- WORK ORDER:
Please show every line in the entries below that includes the word "many".

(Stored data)
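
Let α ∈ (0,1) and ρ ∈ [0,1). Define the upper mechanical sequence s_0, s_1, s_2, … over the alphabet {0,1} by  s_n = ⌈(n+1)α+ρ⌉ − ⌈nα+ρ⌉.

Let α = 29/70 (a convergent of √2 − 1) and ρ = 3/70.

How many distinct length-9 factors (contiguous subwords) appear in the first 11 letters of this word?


t_n = ⌈(n·29+3)/70⌉ for n = 0 … 11:
  n=0…9: ⌈3/70⌉=1 ⌈32/70⌉=1 ⌈61/70⌉=1 ⌈90/70⌉=2 ⌈119/70⌉=2 ⌈148/70⌉=3 ⌈177/70⌉=3 ⌈206/70⌉=3 ⌈235/70⌉=4 ⌈264/70⌉=4
  n=10…11: ⌈293/70⌉=5 ⌈322/70⌉=5
s_n = t_(n+1) − t_n for n = 0 … 10 gives
prefix = 00101001010
slide a length-9 window over [0..8] … [2..10] (3 windows); first occurrence of each distinct factor:
  [  0..  8] 001010010
  [  1..  9] 010100101
  [  2.. 10] 101001010
distinct factors: {001010010, 010100101, 101001010}
count = 3  (Sturmian bound for length 9 is 10)

3


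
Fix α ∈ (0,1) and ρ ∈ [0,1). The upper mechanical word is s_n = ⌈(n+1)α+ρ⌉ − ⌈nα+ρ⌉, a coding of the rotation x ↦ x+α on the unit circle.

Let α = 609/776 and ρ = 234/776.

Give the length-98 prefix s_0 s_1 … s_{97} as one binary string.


n=0: ⌈(1·609+234)/776⌉ − ⌈(0·609+234)/776⌉ = ⌈843/776⌉ − ⌈234/776⌉ = 2 − 1 = 1
n=1: ⌈(2·609+234)/776⌉ − ⌈(1·609+234)/776⌉ = ⌈1452/776⌉ − ⌈843/776⌉ = 2 − 2 = 0
n=2: ⌈(3·609+234)/776⌉ − ⌈(2·609+234)/776⌉ = ⌈2061/776⌉ − ⌈1452/776⌉ = 3 − 2 = 1
n=3: ⌈(4·609+234)/776⌉ − ⌈(3·609+234)/776⌉ = ⌈2670/776⌉ − ⌈2061/776⌉ = 4 − 3 = 1
n=4: ⌈(5·609+234)/776⌉ − ⌈(4·609+234)/776⌉ = ⌈3279/776⌉ − ⌈2670/776⌉ = 5 − 4 = 1
n=5: ⌈(6·609+234)/776⌉ − ⌈(5·609+234)/776⌉ = ⌈3888/776⌉ − ⌈3279/776⌉ = 6 − 5 = 1
n=6: ⌈(7·609+234)/776⌉ − ⌈(6·609+234)/776⌉ = ⌈4497/776⌉ − ⌈3888/776⌉ = 6 − 6 = 0
n=7: ⌈(8·609+234)/776⌉ − ⌈(7·609+234)/776⌉ = ⌈5106/776⌉ − ⌈4497/776⌉ = 7 − 6 = 1
n=8: ⌈(9·609+234)/776⌉ − ⌈(8·609+234)/776⌉ = ⌈5715/776⌉ − ⌈5106/776⌉ = 8 − 7 = 1
n=9: ⌈(10·609+234)/776⌉ − ⌈(9·609+234)/776⌉ = ⌈6324/776⌉ − ⌈5715/776⌉ = 9 − 8 = 1
n=10: ⌈(11·609+234)/776⌉ − ⌈(10·609+234)/776⌉ = ⌈6933/776⌉ − ⌈6324/776⌉ = 9 − 9 = 0
n=11: ⌈(12·609+234)/776⌉ − ⌈(11·609+234)/776⌉ = ⌈7542/776⌉ − ⌈6933/776⌉ = 10 − 9 = 1
n=12: ⌈(13·609+234)/776⌉ − ⌈(12·609+234)/776⌉ = ⌈8151/776⌉ − ⌈7542/776⌉ = 11 − 10 = 1
n=13: ⌈(14·609+234)/776⌉ − ⌈(13·609+234)/776⌉ = ⌈8760/776⌉ − ⌈8151/776⌉ = 12 − 11 = 1
n=14: ⌈(15·609+234)/776⌉ − ⌈(14·609+234)/776⌉ = ⌈9369/776⌉ − ⌈8760/776⌉ = 13 − 12 = 1
n=15: ⌈(16·609+234)/776⌉ − ⌈(15·609+234)/776⌉ = ⌈9978/776⌉ − ⌈9369/776⌉ = 13 − 13 = 0
n=16: ⌈(17·609+234)/776⌉ − ⌈(16·609+234)/776⌉ = ⌈10587/776⌉ − ⌈9978/776⌉ = 14 − 13 = 1
n=17: ⌈(18·609+234)/776⌉ − ⌈(17·609+234)/776⌉ = ⌈11196/776⌉ − ⌈10587/776⌉ = 15 − 14 = 1
n=18: ⌈(19·609+234)/776⌉ − ⌈(18·609+234)/776⌉ = ⌈11805/776⌉ − ⌈11196/776⌉ = 16 − 15 = 1
n=19: ⌈(20·609+234)/776⌉ − ⌈(19·609+234)/776⌉ = ⌈12414/776⌉ − ⌈11805/776⌉ = 16 − 16 = 0
n=20: ⌈(21·609+234)/776⌉ − ⌈(20·609+234)/776⌉ = ⌈13023/776⌉ − ⌈12414/776⌉ = 17 − 16 = 1
n=21: ⌈(22·609+234)/776⌉ − ⌈(21·609+234)/776⌉ = ⌈13632/776⌉ − ⌈13023/776⌉ = 18 − 17 = 1
n=22: ⌈(23·609+234)/776⌉ − ⌈(22·609+234)/776⌉ = ⌈14241/776⌉ − ⌈13632/776⌉ = 19 − 18 = 1
n=23: ⌈(24·609+234)/776⌉ − ⌈(23·609+234)/776⌉ = ⌈14850/776⌉ − ⌈14241/776⌉ = 20 − 19 = 1
n=24: ⌈(25·609+234)/776⌉ − ⌈(24·609+234)/776⌉ = ⌈15459/776⌉ − ⌈14850/776⌉ = 20 − 20 = 0
n=25: ⌈(26·609+234)/776⌉ − ⌈(25·609+234)/776⌉ = ⌈16068/776⌉ − ⌈15459/776⌉ = 21 − 20 = 1
n=26: ⌈(27·609+234)/776⌉ − ⌈(26·609+234)/776⌉ = ⌈16677/776⌉ − ⌈16068/776⌉ = 22 − 21 = 1
n=27: ⌈(28·609+234)/776⌉ − ⌈(27·609+234)/776⌉ = ⌈17286/776⌉ − ⌈16677/776⌉ = 23 − 22 = 1
n=28: ⌈(29·609+234)/776⌉ − ⌈(28·609+234)/776⌉ = ⌈17895/776⌉ − ⌈17286/776⌉ = 24 − 23 = 1
n=29: ⌈(30·609+234)/776⌉ − ⌈(29·609+234)/776⌉ = ⌈18504/776⌉ − ⌈17895/776⌉ = 24 − 24 = 0
n=30: ⌈(31·609+234)/776⌉ − ⌈(30·609+234)/776⌉ = ⌈19113/776⌉ − ⌈18504/776⌉ = 25 − 24 = 1
n=31: ⌈(32·609+234)/776⌉ − ⌈(31·609+234)/776⌉ = ⌈19722/776⌉ − ⌈19113/776⌉ = 26 − 25 = 1
n=32: ⌈(33·609+234)/776⌉ − ⌈(32·609+234)/776⌉ = ⌈20331/776⌉ − ⌈19722/776⌉ = 27 − 26 = 1
n=33: ⌈(34·609+234)/776⌉ − ⌈(33·609+234)/776⌉ = ⌈20940/776⌉ − ⌈20331/776⌉ = 27 − 27 = 0
n=34: ⌈(35·609+234)/776⌉ − ⌈(34·609+234)/776⌉ = ⌈21549/776⌉ − ⌈20940/776⌉ = 28 − 27 = 1
n=35: ⌈(36·609+234)/776⌉ − ⌈(35·609+234)/776⌉ = ⌈22158/776⌉ − ⌈21549/776⌉ = 29 − 28 = 1
n=36: ⌈(37·609+234)/776⌉ − ⌈(36·609+234)/776⌉ = ⌈22767/776⌉ − ⌈22158/776⌉ = 30 − 29 = 1
n=37: ⌈(38·609+234)/776⌉ − ⌈(37·609+234)/776⌉ = ⌈23376/776⌉ − ⌈22767/776⌉ = 31 − 30 = 1
n=38: ⌈(39·609+234)/776⌉ − ⌈(38·609+234)/776⌉ = ⌈23985/776⌉ − ⌈23376/776⌉ = 31 − 31 = 0
n=39: ⌈(40·609+234)/776⌉ − ⌈(39·609+234)/776⌉ = ⌈24594/776⌉ − ⌈23985/776⌉ = 32 − 31 = 1
n=40: ⌈(41·609+234)/776⌉ − ⌈(40·609+234)/776⌉ = ⌈25203/776⌉ − ⌈24594/776⌉ = 33 − 32 = 1
n=41: ⌈(42·609+234)/776⌉ − ⌈(41·609+234)/776⌉ = ⌈25812/776⌉ − ⌈25203/776⌉ = 34 − 33 = 1
n=42: ⌈(43·609+234)/776⌉ − ⌈(42·609+234)/776⌉ = ⌈26421/776⌉ − ⌈25812/776⌉ = 35 − 34 = 1
n=43: ⌈(44·609+234)/776⌉ − ⌈(43·609+234)/776⌉ = ⌈27030/776⌉ − ⌈26421/776⌉ = 35 − 35 = 0
n=44: ⌈(45·609+234)/776⌉ − ⌈(44·609+234)/776⌉ = ⌈27639/776⌉ − ⌈27030/776⌉ = 36 − 35 = 1
n=45: ⌈(46·609+234)/776⌉ − ⌈(45·609+234)/776⌉ = ⌈28248/776⌉ − ⌈27639/776⌉ = 37 − 36 = 1
n=46: ⌈(47·609+234)/776⌉ − ⌈(46·609+234)/776⌉ = ⌈28857/776⌉ − ⌈28248/776⌉ = 38 − 37 = 1
n=47: ⌈(48·609+234)/776⌉ − ⌈(47·609+234)/776⌉ = ⌈29466/776⌉ − ⌈28857/776⌉ = 38 − 38 = 0
n=48: ⌈(49·609+234)/776⌉ − ⌈(48·609+234)/776⌉ = ⌈30075/776⌉ − ⌈29466/776⌉ = 39 − 38 = 1
n=49: ⌈(50·609+234)/776⌉ − ⌈(49·609+234)/776⌉ = ⌈30684/776⌉ − ⌈30075/776⌉ = 40 − 39 = 1
n=50: ⌈(51·609+234)/776⌉ − ⌈(50·609+234)/776⌉ = ⌈31293/776⌉ − ⌈30684/776⌉ = 41 − 40 = 1
n=51: ⌈(52·609+234)/776⌉ − ⌈(51·609+234)/776⌉ = ⌈31902/776⌉ − ⌈31293/776⌉ = 42 − 41 = 1
n=52: ⌈(53·609+234)/776⌉ − ⌈(52·609+234)/776⌉ = ⌈32511/776⌉ − ⌈31902/776⌉ = 42 − 42 = 0
n=53: ⌈(54·609+234)/776⌉ − ⌈(53·609+234)/776⌉ = ⌈33120/776⌉ − ⌈32511/776⌉ = 43 − 42 = 1
n=54: ⌈(55·609+234)/776⌉ − ⌈(54·609+234)/776⌉ = ⌈33729/776⌉ − ⌈33120/776⌉ = 44 − 43 = 1
n=55: ⌈(56·609+234)/776⌉ − ⌈(55·609+234)/776⌉ = ⌈34338/776⌉ − ⌈33729/776⌉ = 45 − 44 = 1
n=56: ⌈(57·609+234)/776⌉ − ⌈(56·609+234)/776⌉ = ⌈34947/776⌉ − ⌈34338/776⌉ = 46 − 45 = 1
n=57: ⌈(58·609+234)/776⌉ − ⌈(57·609+234)/776⌉ = ⌈35556/776⌉ − ⌈34947/776⌉ = 46 − 46 = 0
n=58: ⌈(59·609+234)/776⌉ − ⌈(58·609+234)/776⌉ = ⌈36165/776⌉ − ⌈35556/776⌉ = 47 − 46 = 1
n=59: ⌈(60·609+234)/776⌉ − ⌈(59·609+234)/776⌉ = ⌈36774/776⌉ − ⌈36165/776⌉ = 48 − 47 = 1
n=60: ⌈(61·609+234)/776⌉ − ⌈(60·609+234)/776⌉ = ⌈37383/776⌉ − ⌈36774/776⌉ = 49 − 48 = 1
n=61: ⌈(62·609+234)/776⌉ − ⌈(61·609+234)/776⌉ = ⌈37992/776⌉ − ⌈37383/776⌉ = 49 − 49 = 0
n=62: ⌈(63·609+234)/776⌉ − ⌈(62·609+234)/776⌉ = ⌈38601/776⌉ − ⌈37992/776⌉ = 50 − 49 = 1
n=63: ⌈(64·609+234)/776⌉ − ⌈(63·609+234)/776⌉ = ⌈39210/776⌉ − ⌈38601/776⌉ = 51 − 50 = 1
n=64: ⌈(65·609+234)/776⌉ − ⌈(64·609+234)/776⌉ = ⌈39819/776⌉ − ⌈39210/776⌉ = 52 − 51 = 1
n=65: ⌈(66·609+234)/776⌉ − ⌈(65·609+234)/776⌉ = ⌈40428/776⌉ − ⌈39819/776⌉ = 53 − 52 = 1
n=66: ⌈(67·609+234)/776⌉ − ⌈(66·609+234)/776⌉ = ⌈41037/776⌉ − ⌈40428/776⌉ = 53 − 53 = 0
n=67: ⌈(68·609+234)/776⌉ − ⌈(67·609+234)/776⌉ = ⌈41646/776⌉ − ⌈41037/776⌉ = 54 − 53 = 1
n=68: ⌈(69·609+234)/776⌉ − ⌈(68·609+234)/776⌉ = ⌈42255/776⌉ − ⌈41646/776⌉ = 55 − 54 = 1
n=69: ⌈(70·609+234)/776⌉ − ⌈(69·609+234)/776⌉ = ⌈42864/776⌉ − ⌈42255/776⌉ = 56 − 55 = 1
n=70: ⌈(71·609+234)/776⌉ − ⌈(70·609+234)/776⌉ = ⌈43473/776⌉ − ⌈42864/776⌉ = 57 − 56 = 1
n=71: ⌈(72·609+234)/776⌉ − ⌈(71·609+234)/776⌉ = ⌈44082/776⌉ − ⌈43473/776⌉ = 57 − 57 = 0
n=72: ⌈(73·609+234)/776⌉ − ⌈(72·609+234)/776⌉ = ⌈44691/776⌉ − ⌈44082/776⌉ = 58 − 57 = 1
n=73: ⌈(74·609+234)/776⌉ − ⌈(73·609+234)/776⌉ = ⌈45300/776⌉ − ⌈44691/776⌉ = 59 − 58 = 1
n=74: ⌈(75·609+234)/776⌉ − ⌈(74·609+234)/776⌉ = ⌈45909/776⌉ − ⌈45300/776⌉ = 60 − 59 = 1
n=75: ⌈(76·609+234)/776⌉ − ⌈(75·609+234)/776⌉ = ⌈46518/776⌉ − ⌈45909/776⌉ = 60 − 60 = 0
n=76: ⌈(77·609+234)/776⌉ − ⌈(76·609+234)/776⌉ = ⌈47127/776⌉ − ⌈46518/776⌉ = 61 − 60 = 1
n=77: ⌈(78·609+234)/776⌉ − ⌈(77·609+234)/776⌉ = ⌈47736/776⌉ − ⌈47127/776⌉ = 62 − 61 = 1
n=78: ⌈(79·609+234)/776⌉ − ⌈(78·609+234)/776⌉ = ⌈48345/776⌉ − ⌈47736/776⌉ = 63 − 62 = 1
n=79: ⌈(80·609+234)/776⌉ − ⌈(79·609+234)/776⌉ = ⌈48954/776⌉ − ⌈48345/776⌉ = 64 − 63 = 1
n=80: ⌈(81·609+234)/776⌉ − ⌈(80·609+234)/776⌉ = ⌈49563/776⌉ − ⌈48954/776⌉ = 64 − 64 = 0
n=81: ⌈(82·609+234)/776⌉ − ⌈(81·609+234)/776⌉ = ⌈50172/776⌉ − ⌈49563/776⌉ = 65 − 64 = 1
n=82: ⌈(83·609+234)/776⌉ − ⌈(82·609+234)/776⌉ = ⌈50781/776⌉ − ⌈50172/776⌉ = 66 − 65 = 1
n=83: ⌈(84·609+234)/776⌉ − ⌈(83·609+234)/776⌉ = ⌈51390/776⌉ − ⌈50781/776⌉ = 67 − 66 = 1
n=84: ⌈(85·609+234)/776⌉ − ⌈(84·609+234)/776⌉ = ⌈51999/776⌉ − ⌈51390/776⌉ = 68 − 67 = 1
n=85: ⌈(86·609+234)/776⌉ − ⌈(85·609+234)/776⌉ = ⌈52608/776⌉ − ⌈51999/776⌉ = 68 − 68 = 0
n=86: ⌈(87·609+234)/776⌉ − ⌈(86·609+234)/776⌉ = ⌈53217/776⌉ − ⌈52608/776⌉ = 69 − 68 = 1
n=87: ⌈(88·609+234)/776⌉ − ⌈(87·609+234)/776⌉ = ⌈53826/776⌉ − ⌈53217/776⌉ = 70 − 69 = 1
n=88: ⌈(89·609+234)/776⌉ − ⌈(88·609+234)/776⌉ = ⌈54435/776⌉ − ⌈53826/776⌉ = 71 − 70 = 1
n=89: ⌈(90·609+234)/776⌉ − ⌈(89·609+234)/776⌉ = ⌈55044/776⌉ − ⌈54435/776⌉ = 71 − 71 = 0
n=90: ⌈(91·609+234)/776⌉ − ⌈(90·609+234)/776⌉ = ⌈55653/776⌉ − ⌈55044/776⌉ = 72 − 71 = 1
n=91: ⌈(92·609+234)/776⌉ − ⌈(91·609+234)/776⌉ = ⌈56262/776⌉ − ⌈55653/776⌉ = 73 − 72 = 1
n=92: ⌈(93·609+234)/776⌉ − ⌈(92·609+234)/776⌉ = ⌈56871/776⌉ − ⌈56262/776⌉ = 74 − 73 = 1
n=93: ⌈(94·609+234)/776⌉ − ⌈(93·609+234)/776⌉ = ⌈57480/776⌉ − ⌈56871/776⌉ = 75 − 74 = 1
n=94: ⌈(95·609+234)/776⌉ − ⌈(94·609+234)/776⌉ = ⌈58089/776⌉ − ⌈57480/776⌉ = 75 − 75 = 0
n=95: ⌈(96·609+234)/776⌉ − ⌈(95·609+234)/776⌉ = ⌈58698/776⌉ − ⌈58089/776⌉ = 76 − 75 = 1
n=96: ⌈(97·609+234)/776⌉ − ⌈(96·609+234)/776⌉ = ⌈59307/776⌉ − ⌈58698/776⌉ = 77 − 76 = 1
n=97: ⌈(98·609+234)/776⌉ − ⌈(97·609+234)/776⌉ = ⌈59916/776⌉ − ⌈59307/776⌉ = 78 − 77 = 1

10111101110111101110111101111011101111011110111011110111101110111101111011101111011110111011110111


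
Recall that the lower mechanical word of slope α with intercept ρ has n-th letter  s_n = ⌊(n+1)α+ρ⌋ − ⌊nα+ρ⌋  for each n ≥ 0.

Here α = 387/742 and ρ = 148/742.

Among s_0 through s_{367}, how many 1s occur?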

- FINAL ANSWER:
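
How many distinct length-9 factors (contiguous subwords) appear in the first 11 letters of this word?
Among s_0 through s_{367}, how many 1s occur?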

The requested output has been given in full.